### Activity
The records need to be set down again exactly as they appear.

### Provided information
┌──

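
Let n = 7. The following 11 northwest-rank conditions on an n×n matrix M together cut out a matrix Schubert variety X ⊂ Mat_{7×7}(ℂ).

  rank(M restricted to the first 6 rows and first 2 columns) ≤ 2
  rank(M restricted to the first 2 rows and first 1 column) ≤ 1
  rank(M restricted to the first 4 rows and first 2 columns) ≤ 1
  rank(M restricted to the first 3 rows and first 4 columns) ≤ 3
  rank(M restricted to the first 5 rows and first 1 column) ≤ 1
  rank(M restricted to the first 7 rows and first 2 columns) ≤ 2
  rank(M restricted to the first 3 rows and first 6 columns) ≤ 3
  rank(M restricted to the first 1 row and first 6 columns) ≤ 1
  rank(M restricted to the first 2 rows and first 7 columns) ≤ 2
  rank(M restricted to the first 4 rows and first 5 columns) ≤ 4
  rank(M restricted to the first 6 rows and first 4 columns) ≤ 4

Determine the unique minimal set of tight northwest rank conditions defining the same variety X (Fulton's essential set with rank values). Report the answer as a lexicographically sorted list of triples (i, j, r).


Reconstructing r_w from the 11 given conditions:

  row 1: 1 | 1 | 1 | 1 | 1 | 1 | 1
  row 2: 1 | 1 | 2 | 2 | 2 | 2 | 2
  row 3: 1 | 1 | 2 | 3 | 3 | 3 | 3
  row 4: 1 | 1 | 2 | 3 | 4 | 4 | 4
  row 5: 1 | 2 | 3 | 4 | 5 | 5 | 5
  row 6: 1 | 2 | 3 | 4 | 5 | 6 | 6
  row 7: 1 | 2 | 3 | 4 | 5 | 6 | 7

reading off 1-entries of Δ²R: w = (1, 3, 4, 5, 2, 6, 7).

1 SE-corner of the 3-cell Rothe diagram gives Ess(w):

[(4, 2, 1)]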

└──

### Completed exercise
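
Let n = 7. The following 11 northwest-rank conditions on an n×n matrix M together cut out a matrix Schubert variety X ⊂ Mat_{7×7}(ℂ).

  rank(M restricted to the first 6 rows and first 2 columns) ≤ 2
  rank(M restricted to the first 2 rows and first 1 column) ≤ 1
  rank(M restricted to the first 4 rows and first 2 columns) ≤ 1
  rank(M restricted to the first 3 rows and first 4 columns) ≤ 3
  rank(M restricted to the first 5 rows and first 1 column) ≤ 1
  rank(M restricted to the first 7 rows and first 2 columns) ≤ 2
  rank(M restricted to the first 3 rows and first 6 columns) ≤ 3
  rank(M restricted to the first 1 row and first 6 columns) ≤ 1
  rank(M restricted to the first 2 rows and first 7 columns) ≤ 2
  rank(M restricted to the first 4 rows and first 5 columns) ≤ 4
  rank(M restricted to the first 6 rows and first 4 columns) ≤ 4

Determine the unique minimal set of tight northwest rank conditions defining the same variety X (Fulton's essential set with rank values). Report the answer as a lexicographically sorted list of triples (i, j, r).


Reconstructing r_w from the 11 given conditions:

  row 1: 1 | 1 | 1 | 1 | 1 | 1 | 1
  row 2: 1 | 1 | 2 | 2 | 2 | 2 | 2
  row 3: 1 | 1 | 2 | 3 | 3 | 3 | 3
  row 4: 1 | 1 | 2 | 3 | 4 | 4 | 4
  row 5: 1 | 2 | 3 | 4 | 5 | 5 | 5
  row 6: 1 | 2 | 3 | 4 | 5 | 6 | 6
  row 7: 1 | 2 | 3 | 4 | 5 | 6 | 7

reading off 1-entries of Δ²R: w = (1, 3, 4, 5, 2, 6, 7).

1 SE-corner of the 3-cell Rothe diagram gives Ess(w):

[(4, 2, 1)]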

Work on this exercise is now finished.